Collected data entries:

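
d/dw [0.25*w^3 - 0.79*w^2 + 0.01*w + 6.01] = 0.75*w^2 - 1.58*w + 0.01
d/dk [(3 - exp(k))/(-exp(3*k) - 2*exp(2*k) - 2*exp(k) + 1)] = (-2*exp(3*k) + 7*exp(2*k) + 12*exp(k) + 5)*exp(k)/(exp(6*k) + 4*exp(5*k) + 8*exp(4*k) + 6*exp(3*k) - 4*exp(k) + 1)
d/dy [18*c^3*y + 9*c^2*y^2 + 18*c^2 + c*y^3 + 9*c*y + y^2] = 18*c^3 + 18*c^2*y + 3*c*y^2 + 9*c + 2*y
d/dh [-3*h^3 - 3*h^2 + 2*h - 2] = -9*h^2 - 6*h + 2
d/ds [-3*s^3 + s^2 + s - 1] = -9*s^2 + 2*s + 1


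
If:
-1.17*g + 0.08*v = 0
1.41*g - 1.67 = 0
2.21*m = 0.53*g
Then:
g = 1.18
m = 0.28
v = 17.32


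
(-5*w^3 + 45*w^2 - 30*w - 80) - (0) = -5*w^3 + 45*w^2 - 30*w - 80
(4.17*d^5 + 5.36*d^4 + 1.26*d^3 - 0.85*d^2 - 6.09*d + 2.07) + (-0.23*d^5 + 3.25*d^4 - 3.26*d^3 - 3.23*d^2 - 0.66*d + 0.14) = 3.94*d^5 + 8.61*d^4 - 2.0*d^3 - 4.08*d^2 - 6.75*d + 2.21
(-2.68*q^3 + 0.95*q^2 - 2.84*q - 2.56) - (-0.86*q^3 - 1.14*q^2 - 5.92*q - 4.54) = -1.82*q^3 + 2.09*q^2 + 3.08*q + 1.98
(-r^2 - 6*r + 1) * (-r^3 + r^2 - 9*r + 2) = r^5 + 5*r^4 + 2*r^3 + 53*r^2 - 21*r + 2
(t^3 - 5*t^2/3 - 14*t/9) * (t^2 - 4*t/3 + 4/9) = t^5 - 3*t^4 + 10*t^3/9 + 4*t^2/3 - 56*t/81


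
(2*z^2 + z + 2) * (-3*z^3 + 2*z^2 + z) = -6*z^5 + z^4 - 2*z^3 + 5*z^2 + 2*z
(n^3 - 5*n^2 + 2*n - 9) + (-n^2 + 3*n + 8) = n^3 - 6*n^2 + 5*n - 1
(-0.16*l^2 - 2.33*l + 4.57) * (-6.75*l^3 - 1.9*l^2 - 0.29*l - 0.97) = 1.08*l^5 + 16.0315*l^4 - 26.3741*l^3 - 7.8521*l^2 + 0.9348*l - 4.4329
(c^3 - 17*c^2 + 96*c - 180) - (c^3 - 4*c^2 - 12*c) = -13*c^2 + 108*c - 180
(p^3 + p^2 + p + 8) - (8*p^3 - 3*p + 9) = -7*p^3 + p^2 + 4*p - 1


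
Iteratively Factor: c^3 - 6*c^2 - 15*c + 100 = (c - 5)*(c^2 - c - 20) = (c - 5)*(c + 4)*(c - 5)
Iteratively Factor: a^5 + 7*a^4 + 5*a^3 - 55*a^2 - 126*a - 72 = (a + 3)*(a^4 + 4*a^3 - 7*a^2 - 34*a - 24) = (a - 3)*(a + 3)*(a^3 + 7*a^2 + 14*a + 8) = (a - 3)*(a + 2)*(a + 3)*(a^2 + 5*a + 4) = (a - 3)*(a + 1)*(a + 2)*(a + 3)*(a + 4)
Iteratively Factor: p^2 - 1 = (p - 1)*(p + 1)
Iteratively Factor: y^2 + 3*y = (y)*(y + 3)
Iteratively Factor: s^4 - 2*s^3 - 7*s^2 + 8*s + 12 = (s - 2)*(s^3 - 7*s - 6) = (s - 2)*(s + 2)*(s^2 - 2*s - 3) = (s - 3)*(s - 2)*(s + 2)*(s + 1)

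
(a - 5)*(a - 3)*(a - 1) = a^3 - 9*a^2 + 23*a - 15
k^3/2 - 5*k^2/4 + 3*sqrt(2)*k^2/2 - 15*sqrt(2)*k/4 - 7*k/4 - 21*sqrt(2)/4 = (k/2 + 1/2)*(k - 7/2)*(k + 3*sqrt(2))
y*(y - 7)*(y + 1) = y^3 - 6*y^2 - 7*y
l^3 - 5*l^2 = l^2*(l - 5)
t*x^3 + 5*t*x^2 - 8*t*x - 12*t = (x - 2)*(x + 6)*(t*x + t)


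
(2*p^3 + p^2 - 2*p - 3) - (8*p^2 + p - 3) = 2*p^3 - 7*p^2 - 3*p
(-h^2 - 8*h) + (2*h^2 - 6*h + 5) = h^2 - 14*h + 5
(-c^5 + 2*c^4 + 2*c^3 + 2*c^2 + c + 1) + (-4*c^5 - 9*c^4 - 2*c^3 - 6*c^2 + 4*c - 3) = -5*c^5 - 7*c^4 - 4*c^2 + 5*c - 2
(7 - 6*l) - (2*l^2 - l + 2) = -2*l^2 - 5*l + 5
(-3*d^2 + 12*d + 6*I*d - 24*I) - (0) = -3*d^2 + 12*d + 6*I*d - 24*I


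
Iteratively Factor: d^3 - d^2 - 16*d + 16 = (d - 1)*(d^2 - 16) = (d - 1)*(d + 4)*(d - 4)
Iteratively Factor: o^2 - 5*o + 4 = (o - 1)*(o - 4)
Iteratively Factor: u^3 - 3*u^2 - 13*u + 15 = (u + 3)*(u^2 - 6*u + 5) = (u - 1)*(u + 3)*(u - 5)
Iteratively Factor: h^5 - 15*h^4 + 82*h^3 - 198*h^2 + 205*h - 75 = (h - 1)*(h^4 - 14*h^3 + 68*h^2 - 130*h + 75) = (h - 5)*(h - 1)*(h^3 - 9*h^2 + 23*h - 15) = (h - 5)*(h - 3)*(h - 1)*(h^2 - 6*h + 5) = (h - 5)*(h - 3)*(h - 1)^2*(h - 5)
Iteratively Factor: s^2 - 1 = (s - 1)*(s + 1)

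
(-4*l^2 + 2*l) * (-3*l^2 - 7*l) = 12*l^4 + 22*l^3 - 14*l^2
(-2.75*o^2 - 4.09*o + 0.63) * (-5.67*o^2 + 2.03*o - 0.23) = 15.5925*o^4 + 17.6078*o^3 - 11.2423*o^2 + 2.2196*o - 0.1449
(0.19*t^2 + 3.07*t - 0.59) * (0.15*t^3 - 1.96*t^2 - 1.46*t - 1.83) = 0.0285*t^5 + 0.0881*t^4 - 6.3831*t^3 - 3.6735*t^2 - 4.7567*t + 1.0797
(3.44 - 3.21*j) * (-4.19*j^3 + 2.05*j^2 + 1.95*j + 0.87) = 13.4499*j^4 - 20.9941*j^3 + 0.7925*j^2 + 3.9153*j + 2.9928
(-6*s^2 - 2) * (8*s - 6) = -48*s^3 + 36*s^2 - 16*s + 12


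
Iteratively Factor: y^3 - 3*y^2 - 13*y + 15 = (y - 1)*(y^2 - 2*y - 15) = (y - 5)*(y - 1)*(y + 3)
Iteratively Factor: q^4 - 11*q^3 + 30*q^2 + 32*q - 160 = (q - 4)*(q^3 - 7*q^2 + 2*q + 40) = (q - 4)*(q + 2)*(q^2 - 9*q + 20) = (q - 4)^2*(q + 2)*(q - 5)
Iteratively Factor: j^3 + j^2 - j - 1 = (j + 1)*(j^2 - 1) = (j + 1)^2*(j - 1)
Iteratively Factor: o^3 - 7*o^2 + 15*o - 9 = (o - 3)*(o^2 - 4*o + 3) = (o - 3)*(o - 1)*(o - 3)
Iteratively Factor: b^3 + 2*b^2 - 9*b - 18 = (b - 3)*(b^2 + 5*b + 6) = (b - 3)*(b + 3)*(b + 2)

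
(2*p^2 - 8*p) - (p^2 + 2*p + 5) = p^2 - 10*p - 5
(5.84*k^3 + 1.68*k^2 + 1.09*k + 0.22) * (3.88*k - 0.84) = 22.6592*k^4 + 1.6128*k^3 + 2.818*k^2 - 0.0620000000000001*k - 0.1848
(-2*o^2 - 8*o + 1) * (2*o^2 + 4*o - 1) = -4*o^4 - 24*o^3 - 28*o^2 + 12*o - 1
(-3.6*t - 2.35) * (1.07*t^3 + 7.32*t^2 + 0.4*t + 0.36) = -3.852*t^4 - 28.8665*t^3 - 18.642*t^2 - 2.236*t - 0.846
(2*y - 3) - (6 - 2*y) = 4*y - 9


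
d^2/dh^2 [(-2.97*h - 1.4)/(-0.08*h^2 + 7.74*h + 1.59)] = ((45.7516 - 1.4256*h)*(-0.08*h^2 + 7.74*h + 1.59) - (0.16*h - 7.74)*(0.32*h - 15.48)*(2.97*h + 1.4))/(-0.08*h^2 + 7.74*h + 1.59)^3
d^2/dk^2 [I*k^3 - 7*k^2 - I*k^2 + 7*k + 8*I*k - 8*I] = 6*I*k - 14 - 2*I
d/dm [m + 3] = 1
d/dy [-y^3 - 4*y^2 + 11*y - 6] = -3*y^2 - 8*y + 11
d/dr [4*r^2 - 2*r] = 8*r - 2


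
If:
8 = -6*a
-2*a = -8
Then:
No Solution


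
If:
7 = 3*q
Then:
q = 7/3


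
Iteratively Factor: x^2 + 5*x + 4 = (x + 1)*(x + 4)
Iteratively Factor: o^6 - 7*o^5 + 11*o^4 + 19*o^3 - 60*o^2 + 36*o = (o + 2)*(o^5 - 9*o^4 + 29*o^3 - 39*o^2 + 18*o) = (o - 3)*(o + 2)*(o^4 - 6*o^3 + 11*o^2 - 6*o) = o*(o - 3)*(o + 2)*(o^3 - 6*o^2 + 11*o - 6) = o*(o - 3)*(o - 1)*(o + 2)*(o^2 - 5*o + 6) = o*(o - 3)^2*(o - 1)*(o + 2)*(o - 2)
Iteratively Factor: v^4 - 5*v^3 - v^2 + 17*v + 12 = (v - 3)*(v^3 - 2*v^2 - 7*v - 4) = (v - 3)*(v + 1)*(v^2 - 3*v - 4) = (v - 3)*(v + 1)^2*(v - 4)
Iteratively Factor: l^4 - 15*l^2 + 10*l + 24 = (l - 3)*(l^3 + 3*l^2 - 6*l - 8) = (l - 3)*(l + 4)*(l^2 - l - 2) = (l - 3)*(l + 1)*(l + 4)*(l - 2)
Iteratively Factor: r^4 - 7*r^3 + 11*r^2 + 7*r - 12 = (r - 3)*(r^3 - 4*r^2 - r + 4) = (r - 3)*(r + 1)*(r^2 - 5*r + 4) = (r - 4)*(r - 3)*(r + 1)*(r - 1)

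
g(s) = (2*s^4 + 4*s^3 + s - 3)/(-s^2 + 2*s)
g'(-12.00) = 40.17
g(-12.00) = -205.62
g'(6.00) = -29.99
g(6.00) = -144.12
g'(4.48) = -20.72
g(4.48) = -105.02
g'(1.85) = 1385.04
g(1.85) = 171.54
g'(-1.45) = 1.16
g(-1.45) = 1.56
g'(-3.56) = 7.38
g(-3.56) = -6.78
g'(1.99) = 314984.42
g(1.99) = 3109.41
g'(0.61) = 9.89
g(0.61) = -1.42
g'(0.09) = 185.46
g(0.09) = -16.91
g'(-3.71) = 7.92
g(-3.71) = -7.93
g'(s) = (2*s - 2)*(2*s^4 + 4*s^3 + s - 3)/(-s^2 + 2*s)^2 + (8*s^3 + 12*s^2 + 1)/(-s^2 + 2*s) = (-4*s^5 + 8*s^4 + 16*s^3 + s^2 - 6*s + 6)/(s^2*(s^2 - 4*s + 4))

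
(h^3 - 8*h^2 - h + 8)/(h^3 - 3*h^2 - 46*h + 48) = (h + 1)/(h + 6)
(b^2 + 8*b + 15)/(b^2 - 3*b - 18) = (b + 5)/(b - 6)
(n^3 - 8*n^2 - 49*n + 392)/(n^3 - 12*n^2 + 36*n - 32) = (n^2 - 49)/(n^2 - 4*n + 4)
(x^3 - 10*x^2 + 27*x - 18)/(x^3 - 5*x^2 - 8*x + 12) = (x - 3)/(x + 2)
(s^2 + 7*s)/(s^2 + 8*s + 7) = s/(s + 1)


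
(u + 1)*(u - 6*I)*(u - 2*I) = u^3 + u^2 - 8*I*u^2 - 12*u - 8*I*u - 12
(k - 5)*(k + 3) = k^2 - 2*k - 15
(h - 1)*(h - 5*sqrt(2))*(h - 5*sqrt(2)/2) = h^3 - 15*sqrt(2)*h^2/2 - h^2 + 15*sqrt(2)*h/2 + 25*h - 25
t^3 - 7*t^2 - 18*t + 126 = (t - 7)*(t - 3*sqrt(2))*(t + 3*sqrt(2))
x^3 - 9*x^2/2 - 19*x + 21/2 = (x - 7)*(x - 1/2)*(x + 3)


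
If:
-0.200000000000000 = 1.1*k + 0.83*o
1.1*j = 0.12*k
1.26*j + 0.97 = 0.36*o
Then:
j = -0.19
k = -1.72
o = 2.04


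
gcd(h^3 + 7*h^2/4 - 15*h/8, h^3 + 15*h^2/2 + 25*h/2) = h^2 + 5*h/2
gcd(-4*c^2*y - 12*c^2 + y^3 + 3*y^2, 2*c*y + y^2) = 2*c + y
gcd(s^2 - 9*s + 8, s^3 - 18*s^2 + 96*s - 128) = s - 8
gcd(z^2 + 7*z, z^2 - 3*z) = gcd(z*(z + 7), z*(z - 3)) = z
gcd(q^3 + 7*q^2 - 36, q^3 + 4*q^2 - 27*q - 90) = q^2 + 9*q + 18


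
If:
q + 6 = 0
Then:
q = -6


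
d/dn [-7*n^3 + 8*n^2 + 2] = n*(16 - 21*n)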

— WHAT THE TASK REQUIRES —
Look above for the line with "(p^3 + p^2 + p" and the line with "Iteratively Factor: o^2"; transcribe both and all lines in between, exactly, and nothing else.

— TASK SOLUTION —
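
(p^3 + p^2 + p + 8) - (8*p^3 - 3*p + 9) = -7*p^3 + p^2 + 4*p - 1


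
Iteratively Factor: c^3 - 6*c^2 - 15*c + 100 = (c - 5)*(c^2 - c - 20) = (c - 5)*(c + 4)*(c - 5)
Iteratively Factor: a^5 + 7*a^4 + 5*a^3 - 55*a^2 - 126*a - 72 = (a + 3)*(a^4 + 4*a^3 - 7*a^2 - 34*a - 24) = (a - 3)*(a + 3)*(a^3 + 7*a^2 + 14*a + 8) = (a - 3)*(a + 2)*(a + 3)*(a^2 + 5*a + 4) = (a - 3)*(a + 1)*(a + 2)*(a + 3)*(a + 4)
Iteratively Factor: p^2 - 1 = (p - 1)*(p + 1)
Iteratively Factor: y^2 + 3*y = (y)*(y + 3)
Iteratively Factor: s^4 - 2*s^3 - 7*s^2 + 8*s + 12 = (s - 2)*(s^3 - 7*s - 6) = (s - 2)*(s + 2)*(s^2 - 2*s - 3) = (s - 3)*(s - 2)*(s + 2)*(s + 1)

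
(a - 5)*(a - 3)*(a - 1) = a^3 - 9*a^2 + 23*a - 15
k^3/2 - 5*k^2/4 + 3*sqrt(2)*k^2/2 - 15*sqrt(2)*k/4 - 7*k/4 - 21*sqrt(2)/4 = (k/2 + 1/2)*(k - 7/2)*(k + 3*sqrt(2))
y*(y - 7)*(y + 1) = y^3 - 6*y^2 - 7*y
l^3 - 5*l^2 = l^2*(l - 5)
t*x^3 + 5*t*x^2 - 8*t*x - 12*t = (x - 2)*(x + 6)*(t*x + t)


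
(2*p^3 + p^2 - 2*p - 3) - (8*p^2 + p - 3) = 2*p^3 - 7*p^2 - 3*p
(-h^2 - 8*h) + (2*h^2 - 6*h + 5) = h^2 - 14*h + 5
(-c^5 + 2*c^4 + 2*c^3 + 2*c^2 + c + 1) + (-4*c^5 - 9*c^4 - 2*c^3 - 6*c^2 + 4*c - 3) = -5*c^5 - 7*c^4 - 4*c^2 + 5*c - 2
(7 - 6*l) - (2*l^2 - l + 2) = -2*l^2 - 5*l + 5
(-3*d^2 + 12*d + 6*I*d - 24*I) - (0) = -3*d^2 + 12*d + 6*I*d - 24*I


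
Iteratively Factor: d^3 - d^2 - 16*d + 16 = (d - 1)*(d^2 - 16) = (d - 1)*(d + 4)*(d - 4)
Iteratively Factor: o^2 - 5*o + 4 = (o - 1)*(o - 4)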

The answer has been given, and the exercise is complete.